Work item ::
Lines before the one containing "In a power-supply bleeder network, a" are not wanted. Transcribe that line and all after it exactly, to the end of the entries.

+++

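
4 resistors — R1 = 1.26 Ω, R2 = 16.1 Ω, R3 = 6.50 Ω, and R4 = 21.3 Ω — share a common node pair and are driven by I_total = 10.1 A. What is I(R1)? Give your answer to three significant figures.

Total conductance ΣG = 1/1.26 + 1/16.1 + 1/6.50 + 1/21.3 = 1.057 (units of 1/Ω).
By the current-divider rule, I = I_total · G_k/ΣG = 10.1 × 0.7512 = 7.587 A.

I ≈ 7.59 A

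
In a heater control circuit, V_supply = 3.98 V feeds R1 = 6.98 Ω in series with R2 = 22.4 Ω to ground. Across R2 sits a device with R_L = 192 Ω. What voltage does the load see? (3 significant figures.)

The load sits in parallel with R2, giving an effective lower resistance R2' = R2·R_L/(R2+R_L) = 20.06 Ω.
Now apply the divider: V_out = 3.98 × 0.7419 = 2.953 V.

V_out ≈ 2.95 V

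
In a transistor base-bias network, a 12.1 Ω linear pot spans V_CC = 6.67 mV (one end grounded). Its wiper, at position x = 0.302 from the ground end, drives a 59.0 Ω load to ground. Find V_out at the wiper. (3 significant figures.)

V_out ≈ 1.93 mV

Lower segment x·R_p = 3.654 Ω; upper segment (1−x)·R_p = 8.446 Ω.
R_L loads the lower segment: effective lower R = 3.441 Ω.
Loaded-divider output: V_out = 6.67 × 0.2895 = 1.931 mV.
(Unloaded: V_out = x·V_CC = 2.01 mV.)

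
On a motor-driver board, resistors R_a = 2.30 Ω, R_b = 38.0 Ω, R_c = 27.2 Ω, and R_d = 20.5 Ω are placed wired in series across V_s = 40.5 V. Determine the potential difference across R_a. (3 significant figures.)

V ≈ 1.06 V

Total series resistance ΣR = 2.30 + 38.0 + 27.2 + 20.5 = 88.00 Ω.
By the voltage-divider rule, V = 40.5 × 2.300/88.00 = 1.059 V.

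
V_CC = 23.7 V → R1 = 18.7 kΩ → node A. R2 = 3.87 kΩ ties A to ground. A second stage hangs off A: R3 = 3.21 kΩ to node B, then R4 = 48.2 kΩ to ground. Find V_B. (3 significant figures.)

Looking into the second stage from A: R3 + R4 = 51.41 kΩ appears in parallel with R2.
R2 ‖ (R3+R4) = 3.599 kΩ.
First divider: V_A = V_CC · 3.599/(18.7 + 3.599) = 3.825 V.
Stage 2 is unloaded, so V_B = V_A · R4/(R3+R4) = 3.825 × 48.2/51.41 = 3.586 V.

V_B ≈ 3.59 V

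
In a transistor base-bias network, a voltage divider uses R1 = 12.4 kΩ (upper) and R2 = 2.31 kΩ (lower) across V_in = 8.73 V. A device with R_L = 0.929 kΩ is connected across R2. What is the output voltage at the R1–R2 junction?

First combine the lower leg with the load: R2 ‖ R_L = 0.6625 kΩ.
Voltage divider with the loaded lower leg: V_out = 8.73 × 0.6625/(12.4 + 0.6625) = 8.73 × 0.05072 = 0.4428 V.
(Unloaded it would be 1.37 V; the load pulls it down.)

V_out ≈ 0.443 V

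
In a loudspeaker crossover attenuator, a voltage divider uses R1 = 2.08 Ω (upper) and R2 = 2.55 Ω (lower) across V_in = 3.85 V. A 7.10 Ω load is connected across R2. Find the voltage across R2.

V_out ≈ 1.83 V

First combine the lower leg with the load: R2 ‖ R_L = 1.876 Ω.
Then V_out = V_in · R2'/(R1 + R2') = 3.85 × 1.876/3.956 = 1.826 V.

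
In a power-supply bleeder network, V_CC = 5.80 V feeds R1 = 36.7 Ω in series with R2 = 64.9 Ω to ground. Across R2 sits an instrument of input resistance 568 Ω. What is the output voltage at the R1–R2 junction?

First combine the lower leg with the load: R2 ‖ R_L = 58.24 Ω.
Voltage divider with the loaded lower leg: V_out = 5.80 × 58.24/(36.7 + 58.24) = 5.80 × 0.6135 = 3.558 V.

V_out ≈ 3.56 V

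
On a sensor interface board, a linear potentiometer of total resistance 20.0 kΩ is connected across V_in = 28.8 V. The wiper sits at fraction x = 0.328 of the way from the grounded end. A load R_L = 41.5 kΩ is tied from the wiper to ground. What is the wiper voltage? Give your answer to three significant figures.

Lower segment x·R_p = 6.560 kΩ; upper segment (1−x)·R_p = 13.44 kΩ.
Lower segment in parallel with the load: 6.560 ‖ 41.5 = 5.665 kΩ.
Then V_out = V_in · 5.665/(13.44 + 5.665) = 8.539 V.
(Unloaded: V_out = x·V_in = 9.45 V.)

V_out ≈ 8.54 V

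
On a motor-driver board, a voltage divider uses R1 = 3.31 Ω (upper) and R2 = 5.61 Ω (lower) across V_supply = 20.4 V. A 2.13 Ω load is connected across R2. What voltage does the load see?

The load sits in parallel with R2, giving an effective lower resistance R2' = R2·R_L/(R2+R_L) = 1.544 Ω.
Now apply the divider: V_out = 20.4 × 0.3181 = 6.489 V.
(Unloaded it would be 12.8 V; the load pulls it down.)

V_out ≈ 6.49 V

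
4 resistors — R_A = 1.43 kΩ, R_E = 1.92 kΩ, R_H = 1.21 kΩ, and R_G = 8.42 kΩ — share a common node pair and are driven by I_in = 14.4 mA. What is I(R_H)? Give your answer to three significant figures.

ΣG = 1/1.43 + 1/1.92 + 1/1.21 + 1/8.42 = 2.165.
By the current-divider rule, I = I_in · G_k/ΣG = 14.4 × 0.3817 = 5.496 mA.

I ≈ 5.50 mA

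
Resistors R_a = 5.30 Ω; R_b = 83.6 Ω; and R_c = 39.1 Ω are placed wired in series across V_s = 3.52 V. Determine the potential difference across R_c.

Total series resistance ΣR = 5.30 + 83.6 + 39.1 = 128.0 Ω.
By the voltage-divider rule, V = 3.52 × 39.10/128.0 = 1.075 V.

V ≈ 1.08 V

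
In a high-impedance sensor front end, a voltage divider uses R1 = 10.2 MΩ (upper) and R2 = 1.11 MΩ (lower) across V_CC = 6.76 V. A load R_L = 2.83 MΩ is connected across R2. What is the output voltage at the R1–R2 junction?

The load sits in parallel with R2, giving an effective lower resistance R2' = R2·R_L/(R2+R_L) = 0.7973 MΩ.
Voltage divider with the loaded lower leg: V_out = 6.76 × 0.7973/(10.2 + 0.7973) = 6.76 × 0.07250 = 0.4901 V.
(Unloaded it would be 0.663 V; the load pulls it down.)

V_out ≈ 0.490 V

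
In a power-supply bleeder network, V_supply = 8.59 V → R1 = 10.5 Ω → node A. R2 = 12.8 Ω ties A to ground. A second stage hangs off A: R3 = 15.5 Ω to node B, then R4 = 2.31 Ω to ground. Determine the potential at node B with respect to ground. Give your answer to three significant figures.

The second stage (R3 + R4 = 17.81 Ω) loads node A in parallel with R2.
Effective lower resistance at A: R2 ‖ 17.81 = 7.448 Ω.
So V_A = 8.59 × 0.4150 = 3.565 V.
Stage 2 is unloaded, so V_B = V_A · R4/(R3+R4) = 3.565 × 2.31/17.81 = 0.4623 V.

V_B ≈ 0.462 V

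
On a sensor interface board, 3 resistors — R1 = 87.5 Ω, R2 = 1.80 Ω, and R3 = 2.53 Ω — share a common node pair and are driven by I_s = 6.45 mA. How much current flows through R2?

Conductances: ΣG = 1/87.5 + 1/1.80 + 1/2.53 = 0.9622 (1/Ω).
R2 takes the fraction G_k/ΣG = 0.5556/0.9622 = 0.5774, so I = 6.45 × 0.5774 = 3.724 mA.

I ≈ 3.72 mA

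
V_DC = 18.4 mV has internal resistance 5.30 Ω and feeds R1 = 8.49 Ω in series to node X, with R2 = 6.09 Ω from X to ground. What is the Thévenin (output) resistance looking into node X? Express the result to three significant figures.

R1' = 5.30 + 8.49 = 13.79 Ω (source resistance + R1).
With V_DC suppressed (replaced by a short), R_th = R1' ‖ R2 = (13.79 × 6.09)/(13.79 + 6.09) = 4.224 Ω.

R_th ≈ 4.22 Ω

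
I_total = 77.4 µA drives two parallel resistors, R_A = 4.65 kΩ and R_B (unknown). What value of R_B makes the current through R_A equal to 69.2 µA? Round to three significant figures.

Two-branch current divider: I_A = I_total · R_B/(R_A + R_B).
69.2/77.4 = R_B/(R_A + R_B) → R_B = R_A · (0.8941)/(1 − 0.8941) = 4.65 × 8.439 = 39.24 kΩ.

R_B ≈ 39.2 kΩ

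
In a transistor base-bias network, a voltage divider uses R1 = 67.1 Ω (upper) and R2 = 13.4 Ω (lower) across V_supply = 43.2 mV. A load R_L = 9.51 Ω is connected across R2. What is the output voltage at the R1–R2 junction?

First combine the lower leg with the load: R2 ‖ R_L = 5.562 Ω.
Then V_out = V_supply · R2'/(R1 + R2') = 43.2 × 5.562/72.66 = 3.307 mV.
(Unloaded it would be 7.19 mV; the load pulls it down.)

V_out ≈ 3.31 mV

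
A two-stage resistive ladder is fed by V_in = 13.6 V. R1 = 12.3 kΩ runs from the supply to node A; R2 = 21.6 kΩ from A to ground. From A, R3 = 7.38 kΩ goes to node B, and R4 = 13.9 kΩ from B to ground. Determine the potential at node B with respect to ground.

V_B ≈ 4.14 V

Looking into the second stage from A: R3 + R4 = 21.28 kΩ appears in parallel with R2.
Effective lower resistance at A: R2 ‖ 21.28 = 10.72 kΩ.
V_A = 13.6 × 10.72/(12.3 + 10.72) = 6.333 V.
Stage 2 is unloaded, so V_B = V_A · R4/(R3+R4) = 6.333 × 13.9/21.28 = 4.137 V.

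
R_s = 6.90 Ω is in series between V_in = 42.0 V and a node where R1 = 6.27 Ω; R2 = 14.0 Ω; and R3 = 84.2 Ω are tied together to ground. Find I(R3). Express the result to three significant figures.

Combine the parallel branches: R_p = (1/6.27 + 1/14.0 + 1/84.2)⁻¹ = 4.119 Ω.
V_A = 42.0 × 4.119/11.02 = 15.70 V.
I(R3) = V_A / R3 = 15.70/84.2 = 0.1865 A.

I ≈ 0.186 A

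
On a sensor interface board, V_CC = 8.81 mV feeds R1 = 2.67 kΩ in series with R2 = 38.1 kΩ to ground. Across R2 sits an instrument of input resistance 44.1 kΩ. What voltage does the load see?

V_out ≈ 7.79 mV

The load sits in parallel with R2, giving an effective lower resistance R2' = R2·R_L/(R2+R_L) = 20.44 kΩ.
Then V_out = V_CC · R2'/(R1 + R2') = 8.81 × 20.44/23.11 = 7.792 mV.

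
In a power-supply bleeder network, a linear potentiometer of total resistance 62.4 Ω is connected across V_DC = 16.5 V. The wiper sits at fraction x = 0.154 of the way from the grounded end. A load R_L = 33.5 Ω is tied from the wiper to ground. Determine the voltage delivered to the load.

Lower segment x·R_p = 9.610 Ω; upper segment (1−x)·R_p = 52.79 Ω.
(x·R_p) ‖ R_L = 7.468 Ω.
V_out = 16.5 × 7.468/(52.79 + 7.468) = 2.045 V.
(Unloaded: V_out = x·V_DC = 2.54 V.)

V_out ≈ 2.04 V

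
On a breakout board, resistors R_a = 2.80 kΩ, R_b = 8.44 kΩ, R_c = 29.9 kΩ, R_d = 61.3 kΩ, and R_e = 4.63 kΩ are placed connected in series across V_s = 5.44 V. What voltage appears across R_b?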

+++

Response area ::
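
In a power-supply bleeder network, a linear potentiometer of total resistance 62.4 Ω is connected across V_DC = 16.5 V. The wiper sits at fraction x = 0.154 of the way from the grounded end. A load R_L = 33.5 Ω is tied from the wiper to ground. Determine the voltage delivered to the load.

Lower segment x·R_p = 9.610 Ω; upper segment (1−x)·R_p = 52.79 Ω.
(x·R_p) ‖ R_L = 7.468 Ω.
V_out = 16.5 × 7.468/(52.79 + 7.468) = 2.045 V.
(Unloaded: V_out = x·V_DC = 2.54 V.)

V_out ≈ 2.04 V

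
On a breakout board, resistors R_a = 2.80 kΩ, R_b = 8.44 kΩ, R_c = 29.9 kΩ, R_d = 61.3 kΩ, and R_e = 4.63 kΩ are placed connected in series across V_s = 5.44 V. What voltage appears across R_b?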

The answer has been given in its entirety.